# What is required
Here are the records. Write out exactly the lines between the one holding "5 space-separated decimal integers." and the one holding "6\r\ns0syuc\r\n2\r\n2y\r\n8\r\nq61gtbqn\r\n2\r\nvz\r\n0\r\n\r\n", inclusive.

# Collected data entries
--------------------------------------------------

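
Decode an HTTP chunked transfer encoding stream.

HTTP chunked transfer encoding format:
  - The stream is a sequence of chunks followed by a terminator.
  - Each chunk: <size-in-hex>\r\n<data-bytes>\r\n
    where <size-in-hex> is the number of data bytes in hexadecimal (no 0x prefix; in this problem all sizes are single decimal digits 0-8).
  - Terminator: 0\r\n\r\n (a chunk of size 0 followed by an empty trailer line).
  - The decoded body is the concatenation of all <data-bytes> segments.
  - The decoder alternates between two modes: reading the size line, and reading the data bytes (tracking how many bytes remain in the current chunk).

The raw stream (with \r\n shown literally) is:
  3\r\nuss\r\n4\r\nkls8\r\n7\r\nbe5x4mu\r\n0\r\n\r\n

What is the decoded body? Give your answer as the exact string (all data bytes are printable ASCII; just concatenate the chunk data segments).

Chunk 1: stream[0..1]='3' size=0x3=3, data at stream[3..6]='uss' -> body[0..3], body so far='uss'
Chunk 2: stream[8..9]='4' size=0x4=4, data at stream[11..15]='kls8' -> body[3..7], body so far='usskls8'
Chunk 3: stream[17..18]='7' size=0x7=7, data at stream[20..27]='be5x4mu' -> body[7..14], body so far='usskls8be5x4mu'
Chunk 4: stream[29..30]='0' size=0 (terminator). Final body='usskls8be5x4mu' (14 bytes)

Answer: usskls8be5x4mu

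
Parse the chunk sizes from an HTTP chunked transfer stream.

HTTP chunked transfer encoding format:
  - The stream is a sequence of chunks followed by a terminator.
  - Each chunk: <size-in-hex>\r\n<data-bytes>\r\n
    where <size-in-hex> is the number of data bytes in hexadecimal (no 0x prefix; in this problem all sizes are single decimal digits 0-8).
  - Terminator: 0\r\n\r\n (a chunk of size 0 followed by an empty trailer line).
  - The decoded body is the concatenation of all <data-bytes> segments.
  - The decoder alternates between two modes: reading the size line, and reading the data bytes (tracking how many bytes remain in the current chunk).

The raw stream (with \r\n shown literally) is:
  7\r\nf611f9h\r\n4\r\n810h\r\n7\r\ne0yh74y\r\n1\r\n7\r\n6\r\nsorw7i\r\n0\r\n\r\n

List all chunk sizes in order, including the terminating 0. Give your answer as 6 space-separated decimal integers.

Answer: 7 4 7 1 6 0

Derivation:
Chunk 1: stream[0..1]='7' size=0x7=7, data at stream[3..10]='f611f9h' -> body[0..7], body so far='f611f9h'
Chunk 2: stream[12..13]='4' size=0x4=4, data at stream[15..19]='810h' -> body[7..11], body so far='f611f9h810h'
Chunk 3: stream[21..22]='7' size=0x7=7, data at stream[24..31]='e0yh74y' -> body[11..18], body so far='f611f9h810he0yh74y'
Chunk 4: stream[33..34]='1' size=0x1=1, data at stream[36..37]='7' -> body[18..19], body so far='f611f9h810he0yh74y7'
Chunk 5: stream[39..40]='6' size=0x6=6, data at stream[42..48]='sorw7i' -> body[19..25], body so far='f611f9h810he0yh74y7sorw7i'
Chunk 6: stream[50..51]='0' size=0 (terminator). Final body='f611f9h810he0yh74y7sorw7i' (25 bytes)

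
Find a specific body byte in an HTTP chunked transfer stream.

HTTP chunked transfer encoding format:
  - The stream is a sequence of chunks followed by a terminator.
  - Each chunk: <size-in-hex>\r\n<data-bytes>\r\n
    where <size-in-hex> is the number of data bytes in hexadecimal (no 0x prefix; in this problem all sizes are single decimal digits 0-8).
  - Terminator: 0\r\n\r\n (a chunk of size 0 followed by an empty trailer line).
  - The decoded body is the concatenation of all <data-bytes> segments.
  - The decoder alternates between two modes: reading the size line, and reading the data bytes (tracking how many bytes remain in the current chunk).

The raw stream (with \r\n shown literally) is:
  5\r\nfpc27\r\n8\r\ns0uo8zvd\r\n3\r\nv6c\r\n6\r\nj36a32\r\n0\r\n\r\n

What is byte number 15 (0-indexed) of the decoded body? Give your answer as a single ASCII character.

Answer: c

Derivation:
Chunk 1: stream[0..1]='5' size=0x5=5, data at stream[3..8]='fpc27' -> body[0..5], body so far='fpc27'
Chunk 2: stream[10..11]='8' size=0x8=8, data at stream[13..21]='s0uo8zvd' -> body[5..13], body so far='fpc27s0uo8zvd'
Chunk 3: stream[23..24]='3' size=0x3=3, data at stream[26..29]='v6c' -> body[13..16], body so far='fpc27s0uo8zvdv6c'
Chunk 4: stream[31..32]='6' size=0x6=6, data at stream[34..40]='j36a32' -> body[16..22], body so far='fpc27s0uo8zvdv6cj36a32'
Chunk 5: stream[42..43]='0' size=0 (terminator). Final body='fpc27s0uo8zvdv6cj36a32' (22 bytes)
Body byte 15 = 'c'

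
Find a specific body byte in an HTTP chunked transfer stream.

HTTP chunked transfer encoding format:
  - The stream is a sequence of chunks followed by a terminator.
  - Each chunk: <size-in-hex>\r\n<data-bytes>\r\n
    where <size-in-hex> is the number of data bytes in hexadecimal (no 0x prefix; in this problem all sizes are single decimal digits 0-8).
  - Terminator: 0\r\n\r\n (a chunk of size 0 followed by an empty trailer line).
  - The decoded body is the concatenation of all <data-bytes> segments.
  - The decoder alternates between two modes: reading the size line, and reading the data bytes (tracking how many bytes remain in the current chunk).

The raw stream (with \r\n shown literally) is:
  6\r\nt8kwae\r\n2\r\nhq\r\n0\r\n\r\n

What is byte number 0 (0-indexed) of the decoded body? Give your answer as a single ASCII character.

Chunk 1: stream[0..1]='6' size=0x6=6, data at stream[3..9]='t8kwae' -> body[0..6], body so far='t8kwae'
Chunk 2: stream[11..12]='2' size=0x2=2, data at stream[14..16]='hq' -> body[6..8], body so far='t8kwaehq'
Chunk 3: stream[18..19]='0' size=0 (terminator). Final body='t8kwaehq' (8 bytes)
Body byte 0 = 't'

Answer: t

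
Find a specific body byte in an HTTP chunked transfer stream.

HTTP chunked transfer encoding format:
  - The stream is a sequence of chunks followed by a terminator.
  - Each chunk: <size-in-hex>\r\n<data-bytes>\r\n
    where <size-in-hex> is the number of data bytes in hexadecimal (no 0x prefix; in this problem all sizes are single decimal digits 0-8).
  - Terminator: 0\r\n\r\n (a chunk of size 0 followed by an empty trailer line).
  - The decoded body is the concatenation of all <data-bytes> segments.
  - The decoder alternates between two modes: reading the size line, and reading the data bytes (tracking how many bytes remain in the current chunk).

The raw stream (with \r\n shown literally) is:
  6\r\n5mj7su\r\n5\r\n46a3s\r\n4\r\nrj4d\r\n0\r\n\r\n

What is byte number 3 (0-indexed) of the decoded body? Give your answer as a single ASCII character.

Answer: 7

Derivation:
Chunk 1: stream[0..1]='6' size=0x6=6, data at stream[3..9]='5mj7su' -> body[0..6], body so far='5mj7su'
Chunk 2: stream[11..12]='5' size=0x5=5, data at stream[14..19]='46a3s' -> body[6..11], body so far='5mj7su46a3s'
Chunk 3: stream[21..22]='4' size=0x4=4, data at stream[24..28]='rj4d' -> body[11..15], body so far='5mj7su46a3srj4d'
Chunk 4: stream[30..31]='0' size=0 (terminator). Final body='5mj7su46a3srj4d' (15 bytes)
Body byte 3 = '7'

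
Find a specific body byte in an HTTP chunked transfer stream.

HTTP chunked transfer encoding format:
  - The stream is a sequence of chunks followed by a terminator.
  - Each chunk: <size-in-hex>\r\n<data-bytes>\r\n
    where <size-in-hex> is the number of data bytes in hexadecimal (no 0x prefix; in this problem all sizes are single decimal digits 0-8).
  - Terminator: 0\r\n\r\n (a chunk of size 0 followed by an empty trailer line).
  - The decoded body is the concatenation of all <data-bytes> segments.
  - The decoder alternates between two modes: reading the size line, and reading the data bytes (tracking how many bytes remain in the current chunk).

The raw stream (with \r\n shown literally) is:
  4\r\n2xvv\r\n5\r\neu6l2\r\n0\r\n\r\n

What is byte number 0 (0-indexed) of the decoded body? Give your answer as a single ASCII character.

Chunk 1: stream[0..1]='4' size=0x4=4, data at stream[3..7]='2xvv' -> body[0..4], body so far='2xvv'
Chunk 2: stream[9..10]='5' size=0x5=5, data at stream[12..17]='eu6l2' -> body[4..9], body so far='2xvveu6l2'
Chunk 3: stream[19..20]='0' size=0 (terminator). Final body='2xvveu6l2' (9 bytes)
Body byte 0 = '2'

Answer: 2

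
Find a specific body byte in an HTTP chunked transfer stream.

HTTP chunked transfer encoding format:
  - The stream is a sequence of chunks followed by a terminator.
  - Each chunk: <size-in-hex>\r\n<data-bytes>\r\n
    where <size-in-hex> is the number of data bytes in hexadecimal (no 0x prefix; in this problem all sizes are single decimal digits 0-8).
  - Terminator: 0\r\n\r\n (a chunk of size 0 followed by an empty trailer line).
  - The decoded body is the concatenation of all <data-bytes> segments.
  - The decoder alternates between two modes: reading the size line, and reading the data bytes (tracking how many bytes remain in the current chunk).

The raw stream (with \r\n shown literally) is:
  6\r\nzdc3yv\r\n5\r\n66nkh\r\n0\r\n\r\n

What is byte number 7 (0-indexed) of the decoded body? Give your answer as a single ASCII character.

Answer: 6

Derivation:
Chunk 1: stream[0..1]='6' size=0x6=6, data at stream[3..9]='zdc3yv' -> body[0..6], body so far='zdc3yv'
Chunk 2: stream[11..12]='5' size=0x5=5, data at stream[14..19]='66nkh' -> body[6..11], body so far='zdc3yv66nkh'
Chunk 3: stream[21..22]='0' size=0 (terminator). Final body='zdc3yv66nkh' (11 bytes)
Body byte 7 = '6'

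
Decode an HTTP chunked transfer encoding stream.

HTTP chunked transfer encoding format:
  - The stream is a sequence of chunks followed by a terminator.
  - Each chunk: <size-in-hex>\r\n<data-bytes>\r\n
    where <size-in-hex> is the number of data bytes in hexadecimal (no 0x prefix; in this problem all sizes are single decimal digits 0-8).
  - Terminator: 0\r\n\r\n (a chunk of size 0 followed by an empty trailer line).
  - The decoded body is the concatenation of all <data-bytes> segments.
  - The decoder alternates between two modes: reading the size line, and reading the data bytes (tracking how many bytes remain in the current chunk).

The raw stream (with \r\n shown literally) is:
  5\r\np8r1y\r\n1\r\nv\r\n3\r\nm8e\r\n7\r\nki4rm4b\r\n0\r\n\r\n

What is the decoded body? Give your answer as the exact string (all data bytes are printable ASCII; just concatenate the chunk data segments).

Chunk 1: stream[0..1]='5' size=0x5=5, data at stream[3..8]='p8r1y' -> body[0..5], body so far='p8r1y'
Chunk 2: stream[10..11]='1' size=0x1=1, data at stream[13..14]='v' -> body[5..6], body so far='p8r1yv'
Chunk 3: stream[16..17]='3' size=0x3=3, data at stream[19..22]='m8e' -> body[6..9], body so far='p8r1yvm8e'
Chunk 4: stream[24..25]='7' size=0x7=7, data at stream[27..34]='ki4rm4b' -> body[9..16], body so far='p8r1yvm8eki4rm4b'
Chunk 5: stream[36..37]='0' size=0 (terminator). Final body='p8r1yvm8eki4rm4b' (16 bytes)

Answer: p8r1yvm8eki4rm4b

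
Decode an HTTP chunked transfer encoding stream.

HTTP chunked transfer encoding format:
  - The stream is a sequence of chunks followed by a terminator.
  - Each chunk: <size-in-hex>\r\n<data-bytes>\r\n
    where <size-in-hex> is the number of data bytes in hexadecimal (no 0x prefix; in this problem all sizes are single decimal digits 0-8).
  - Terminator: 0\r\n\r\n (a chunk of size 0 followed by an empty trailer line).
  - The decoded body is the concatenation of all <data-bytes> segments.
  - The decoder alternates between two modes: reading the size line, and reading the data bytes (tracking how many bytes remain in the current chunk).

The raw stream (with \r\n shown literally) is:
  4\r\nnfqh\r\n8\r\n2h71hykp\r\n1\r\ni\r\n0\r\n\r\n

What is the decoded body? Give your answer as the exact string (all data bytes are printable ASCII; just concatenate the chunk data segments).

Chunk 1: stream[0..1]='4' size=0x4=4, data at stream[3..7]='nfqh' -> body[0..4], body so far='nfqh'
Chunk 2: stream[9..10]='8' size=0x8=8, data at stream[12..20]='2h71hykp' -> body[4..12], body so far='nfqh2h71hykp'
Chunk 3: stream[22..23]='1' size=0x1=1, data at stream[25..26]='i' -> body[12..13], body so far='nfqh2h71hykpi'
Chunk 4: stream[28..29]='0' size=0 (terminator). Final body='nfqh2h71hykpi' (13 bytes)

Answer: nfqh2h71hykpi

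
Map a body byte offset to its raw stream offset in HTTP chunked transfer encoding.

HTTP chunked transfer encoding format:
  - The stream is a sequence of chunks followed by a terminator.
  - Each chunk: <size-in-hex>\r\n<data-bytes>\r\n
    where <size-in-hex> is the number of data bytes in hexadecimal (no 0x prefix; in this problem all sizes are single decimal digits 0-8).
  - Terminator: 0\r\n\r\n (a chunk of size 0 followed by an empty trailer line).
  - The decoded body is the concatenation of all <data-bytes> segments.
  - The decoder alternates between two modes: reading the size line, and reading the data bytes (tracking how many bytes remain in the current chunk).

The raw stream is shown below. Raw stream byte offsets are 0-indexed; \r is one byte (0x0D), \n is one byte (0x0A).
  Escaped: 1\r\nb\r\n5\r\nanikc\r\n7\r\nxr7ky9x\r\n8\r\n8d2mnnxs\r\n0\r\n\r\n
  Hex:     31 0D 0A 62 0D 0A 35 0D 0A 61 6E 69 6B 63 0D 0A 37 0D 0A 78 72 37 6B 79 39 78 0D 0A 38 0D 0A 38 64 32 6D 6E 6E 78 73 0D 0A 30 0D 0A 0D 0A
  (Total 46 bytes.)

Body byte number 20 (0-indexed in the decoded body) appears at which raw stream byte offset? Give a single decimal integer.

Answer: 38

Derivation:
Chunk 1: stream[0..1]='1' size=0x1=1, data at stream[3..4]='b' -> body[0..1], body so far='b'
Chunk 2: stream[6..7]='5' size=0x5=5, data at stream[9..14]='anikc' -> body[1..6], body so far='banikc'
Chunk 3: stream[16..17]='7' size=0x7=7, data at stream[19..26]='xr7ky9x' -> body[6..13], body so far='banikcxr7ky9x'
Chunk 4: stream[28..29]='8' size=0x8=8, data at stream[31..39]='8d2mnnxs' -> body[13..21], body so far='banikcxr7ky9x8d2mnnxs'
Chunk 5: stream[41..42]='0' size=0 (terminator). Final body='banikcxr7ky9x8d2mnnxs' (21 bytes)
Body byte 20 at stream offset 38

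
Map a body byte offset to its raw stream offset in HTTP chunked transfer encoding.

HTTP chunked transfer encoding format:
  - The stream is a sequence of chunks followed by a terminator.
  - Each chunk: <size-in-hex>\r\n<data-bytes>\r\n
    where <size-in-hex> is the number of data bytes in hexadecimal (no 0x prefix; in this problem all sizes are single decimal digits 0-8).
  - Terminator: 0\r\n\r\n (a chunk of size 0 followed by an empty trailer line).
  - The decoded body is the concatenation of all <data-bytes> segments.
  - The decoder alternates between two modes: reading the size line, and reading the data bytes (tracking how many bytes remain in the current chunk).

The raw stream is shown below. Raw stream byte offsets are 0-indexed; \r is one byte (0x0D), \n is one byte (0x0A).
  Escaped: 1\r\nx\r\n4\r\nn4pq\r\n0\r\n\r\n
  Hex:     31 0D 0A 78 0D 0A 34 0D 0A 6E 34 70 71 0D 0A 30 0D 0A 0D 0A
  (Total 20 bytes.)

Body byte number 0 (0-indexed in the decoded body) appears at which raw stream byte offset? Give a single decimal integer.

Answer: 3

Derivation:
Chunk 1: stream[0..1]='1' size=0x1=1, data at stream[3..4]='x' -> body[0..1], body so far='x'
Chunk 2: stream[6..7]='4' size=0x4=4, data at stream[9..13]='n4pq' -> body[1..5], body so far='xn4pq'
Chunk 3: stream[15..16]='0' size=0 (terminator). Final body='xn4pq' (5 bytes)
Body byte 0 at stream offset 3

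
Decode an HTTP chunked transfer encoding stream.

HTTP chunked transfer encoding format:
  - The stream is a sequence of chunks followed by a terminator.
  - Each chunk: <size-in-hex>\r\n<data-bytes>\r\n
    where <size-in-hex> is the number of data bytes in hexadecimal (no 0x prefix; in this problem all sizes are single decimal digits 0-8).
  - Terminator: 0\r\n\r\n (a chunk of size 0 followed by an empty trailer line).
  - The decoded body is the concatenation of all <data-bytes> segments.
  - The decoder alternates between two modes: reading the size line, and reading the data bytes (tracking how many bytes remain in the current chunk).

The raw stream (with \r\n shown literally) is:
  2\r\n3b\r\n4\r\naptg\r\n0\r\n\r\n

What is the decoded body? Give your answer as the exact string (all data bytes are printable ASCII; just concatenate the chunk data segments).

Answer: 3baptg

Derivation:
Chunk 1: stream[0..1]='2' size=0x2=2, data at stream[3..5]='3b' -> body[0..2], body so far='3b'
Chunk 2: stream[7..8]='4' size=0x4=4, data at stream[10..14]='aptg' -> body[2..6], body so far='3baptg'
Chunk 3: stream[16..17]='0' size=0 (terminator). Final body='3baptg' (6 bytes)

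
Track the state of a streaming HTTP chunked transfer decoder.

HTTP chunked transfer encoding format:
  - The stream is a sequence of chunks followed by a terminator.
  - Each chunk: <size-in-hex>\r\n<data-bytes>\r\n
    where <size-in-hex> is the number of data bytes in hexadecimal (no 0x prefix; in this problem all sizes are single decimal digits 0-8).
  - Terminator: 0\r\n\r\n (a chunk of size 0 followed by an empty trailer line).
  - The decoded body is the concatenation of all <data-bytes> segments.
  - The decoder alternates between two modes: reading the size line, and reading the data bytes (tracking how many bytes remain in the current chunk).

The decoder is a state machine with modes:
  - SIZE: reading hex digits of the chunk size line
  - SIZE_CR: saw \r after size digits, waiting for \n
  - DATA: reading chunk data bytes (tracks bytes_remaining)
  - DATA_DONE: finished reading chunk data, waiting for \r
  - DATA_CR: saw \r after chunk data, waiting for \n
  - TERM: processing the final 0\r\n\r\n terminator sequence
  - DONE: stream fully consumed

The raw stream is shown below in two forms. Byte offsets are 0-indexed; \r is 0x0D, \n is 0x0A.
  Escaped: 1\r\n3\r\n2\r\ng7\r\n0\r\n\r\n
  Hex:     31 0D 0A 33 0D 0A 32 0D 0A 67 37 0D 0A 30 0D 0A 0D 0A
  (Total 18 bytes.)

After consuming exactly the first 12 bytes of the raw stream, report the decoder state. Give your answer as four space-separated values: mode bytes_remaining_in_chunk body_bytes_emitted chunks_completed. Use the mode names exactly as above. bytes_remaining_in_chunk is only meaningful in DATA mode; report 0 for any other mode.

Byte 0 = '1': mode=SIZE remaining=0 emitted=0 chunks_done=0
Byte 1 = 0x0D: mode=SIZE_CR remaining=0 emitted=0 chunks_done=0
Byte 2 = 0x0A: mode=DATA remaining=1 emitted=0 chunks_done=0
Byte 3 = '3': mode=DATA_DONE remaining=0 emitted=1 chunks_done=0
Byte 4 = 0x0D: mode=DATA_CR remaining=0 emitted=1 chunks_done=0
Byte 5 = 0x0A: mode=SIZE remaining=0 emitted=1 chunks_done=1
Byte 6 = '2': mode=SIZE remaining=0 emitted=1 chunks_done=1
Byte 7 = 0x0D: mode=SIZE_CR remaining=0 emitted=1 chunks_done=1
Byte 8 = 0x0A: mode=DATA remaining=2 emitted=1 chunks_done=1
Byte 9 = 'g': mode=DATA remaining=1 emitted=2 chunks_done=1
Byte 10 = '7': mode=DATA_DONE remaining=0 emitted=3 chunks_done=1
Byte 11 = 0x0D: mode=DATA_CR remaining=0 emitted=3 chunks_done=1

Answer: DATA_CR 0 3 1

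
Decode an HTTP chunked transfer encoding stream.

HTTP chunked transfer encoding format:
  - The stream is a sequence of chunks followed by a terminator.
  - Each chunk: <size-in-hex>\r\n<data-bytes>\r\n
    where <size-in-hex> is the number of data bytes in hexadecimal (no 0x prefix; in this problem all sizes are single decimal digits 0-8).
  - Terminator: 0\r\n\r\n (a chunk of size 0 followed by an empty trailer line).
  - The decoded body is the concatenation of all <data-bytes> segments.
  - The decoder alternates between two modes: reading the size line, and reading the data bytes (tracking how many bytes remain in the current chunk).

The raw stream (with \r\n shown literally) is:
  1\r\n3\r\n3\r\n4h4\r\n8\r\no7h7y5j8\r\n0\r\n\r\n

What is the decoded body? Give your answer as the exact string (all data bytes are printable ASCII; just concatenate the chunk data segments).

Answer: 34h4o7h7y5j8

Derivation:
Chunk 1: stream[0..1]='1' size=0x1=1, data at stream[3..4]='3' -> body[0..1], body so far='3'
Chunk 2: stream[6..7]='3' size=0x3=3, data at stream[9..12]='4h4' -> body[1..4], body so far='34h4'
Chunk 3: stream[14..15]='8' size=0x8=8, data at stream[17..25]='o7h7y5j8' -> body[4..12], body so far='34h4o7h7y5j8'
Chunk 4: stream[27..28]='0' size=0 (terminator). Final body='34h4o7h7y5j8' (12 bytes)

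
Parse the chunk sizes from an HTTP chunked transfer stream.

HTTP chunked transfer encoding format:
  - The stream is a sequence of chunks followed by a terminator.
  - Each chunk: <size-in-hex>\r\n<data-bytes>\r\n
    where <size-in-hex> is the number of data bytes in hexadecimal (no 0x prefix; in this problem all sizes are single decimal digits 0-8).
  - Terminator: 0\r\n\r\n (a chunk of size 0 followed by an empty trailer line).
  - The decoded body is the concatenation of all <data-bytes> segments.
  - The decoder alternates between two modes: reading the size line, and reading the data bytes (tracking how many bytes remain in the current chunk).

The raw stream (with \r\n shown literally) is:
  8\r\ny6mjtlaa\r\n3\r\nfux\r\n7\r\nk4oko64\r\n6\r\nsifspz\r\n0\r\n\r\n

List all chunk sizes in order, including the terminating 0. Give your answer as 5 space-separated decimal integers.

Chunk 1: stream[0..1]='8' size=0x8=8, data at stream[3..11]='y6mjtlaa' -> body[0..8], body so far='y6mjtlaa'
Chunk 2: stream[13..14]='3' size=0x3=3, data at stream[16..19]='fux' -> body[8..11], body so far='y6mjtlaafux'
Chunk 3: stream[21..22]='7' size=0x7=7, data at stream[24..31]='k4oko64' -> body[11..18], body so far='y6mjtlaafuxk4oko64'
Chunk 4: stream[33..34]='6' size=0x6=6, data at stream[36..42]='sifspz' -> body[18..24], body so far='y6mjtlaafuxk4oko64sifspz'
Chunk 5: stream[44..45]='0' size=0 (terminator). Final body='y6mjtlaafuxk4oko64sifspz' (24 bytes)

Answer: 8 3 7 6 0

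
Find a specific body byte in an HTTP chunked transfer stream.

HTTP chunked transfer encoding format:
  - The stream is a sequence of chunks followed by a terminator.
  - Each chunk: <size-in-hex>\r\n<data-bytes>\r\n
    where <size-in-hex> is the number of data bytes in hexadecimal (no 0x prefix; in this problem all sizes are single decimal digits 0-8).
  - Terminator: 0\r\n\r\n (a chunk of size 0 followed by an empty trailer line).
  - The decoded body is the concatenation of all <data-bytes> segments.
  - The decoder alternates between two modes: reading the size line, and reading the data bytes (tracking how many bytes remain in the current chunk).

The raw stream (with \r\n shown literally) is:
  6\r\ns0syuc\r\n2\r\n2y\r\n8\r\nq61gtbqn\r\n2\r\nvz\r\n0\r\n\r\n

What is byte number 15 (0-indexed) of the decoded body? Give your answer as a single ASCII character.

Chunk 1: stream[0..1]='6' size=0x6=6, data at stream[3..9]='s0syuc' -> body[0..6], body so far='s0syuc'
Chunk 2: stream[11..12]='2' size=0x2=2, data at stream[14..16]='2y' -> body[6..8], body so far='s0syuc2y'
Chunk 3: stream[18..19]='8' size=0x8=8, data at stream[21..29]='q61gtbqn' -> body[8..16], body so far='s0syuc2yq61gtbqn'
Chunk 4: stream[31..32]='2' size=0x2=2, data at stream[34..36]='vz' -> body[16..18], body so far='s0syuc2yq61gtbqnvz'
Chunk 5: stream[38..39]='0' size=0 (terminator). Final body='s0syuc2yq61gtbqnvz' (18 bytes)
Body byte 15 = 'n'

Answer: n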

--------------------------------------------------

# Solution to this problem
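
List all chunk sizes in order, including the terminating 0. Give your answer as 5 space-separated decimal integers.

Chunk 1: stream[0..1]='8' size=0x8=8, data at stream[3..11]='y6mjtlaa' -> body[0..8], body so far='y6mjtlaa'
Chunk 2: stream[13..14]='3' size=0x3=3, data at stream[16..19]='fux' -> body[8..11], body so far='y6mjtlaafux'
Chunk 3: stream[21..22]='7' size=0x7=7, data at stream[24..31]='k4oko64' -> body[11..18], body so far='y6mjtlaafuxk4oko64'
Chunk 4: stream[33..34]='6' size=0x6=6, data at stream[36..42]='sifspz' -> body[18..24], body so far='y6mjtlaafuxk4oko64sifspz'
Chunk 5: stream[44..45]='0' size=0 (terminator). Final body='y6mjtlaafuxk4oko64sifspz' (24 bytes)

Answer: 8 3 7 6 0

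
Find a specific body byte in an HTTP chunked transfer stream.

HTTP chunked transfer encoding format:
  - The stream is a sequence of chunks followed by a terminator.
  - Each chunk: <size-in-hex>\r\n<data-bytes>\r\n
    where <size-in-hex> is the number of data bytes in hexadecimal (no 0x prefix; in this problem all sizes are single decimal digits 0-8).
  - Terminator: 0\r\n\r\n (a chunk of size 0 followed by an empty trailer line).
  - The decoded body is the concatenation of all <data-bytes> segments.
  - The decoder alternates between two modes: reading the size line, and reading the data bytes (tracking how many bytes remain in the current chunk).

The raw stream (with \r\n shown literally) is:
  6\r\ns0syuc\r\n2\r\n2y\r\n8\r\nq61gtbqn\r\n2\r\nvz\r\n0\r\n\r\n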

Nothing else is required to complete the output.